----- Given entries

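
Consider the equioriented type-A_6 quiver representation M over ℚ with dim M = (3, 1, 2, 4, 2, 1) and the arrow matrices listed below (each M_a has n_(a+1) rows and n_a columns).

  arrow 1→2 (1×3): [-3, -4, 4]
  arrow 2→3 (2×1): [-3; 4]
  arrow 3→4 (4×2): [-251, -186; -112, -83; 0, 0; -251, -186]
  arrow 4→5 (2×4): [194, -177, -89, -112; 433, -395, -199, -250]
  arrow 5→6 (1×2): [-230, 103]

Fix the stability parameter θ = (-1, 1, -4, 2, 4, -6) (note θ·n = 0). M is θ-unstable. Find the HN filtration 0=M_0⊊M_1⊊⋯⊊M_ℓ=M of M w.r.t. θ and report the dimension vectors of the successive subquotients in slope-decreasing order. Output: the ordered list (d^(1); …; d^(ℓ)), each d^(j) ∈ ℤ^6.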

----------

**What is required**
Every line with the string "each" in the material should be returned.

**Your solution**
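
Consider the equioriented type-A_6 quiver representation M over ℚ with dim M = (3, 1, 2, 4, 2, 1) and the arrow matrices listed below (each M_a has n_(a+1) rows and n_a columns).
Fix the stability parameter θ = (-1, 1, -4, 2, 4, -6) (note θ·n = 0). M is θ-unstable. Find the HN filtration 0=M_0⊊M_1⊊⋯⊊M_ℓ=M of M w.r.t. θ and report the dimension vectors of the successive subquotients in slope-decreasing order. Output: the ordered list (d^(1); …; d^(ℓ)), each d^(j) ∈ ℤ^6.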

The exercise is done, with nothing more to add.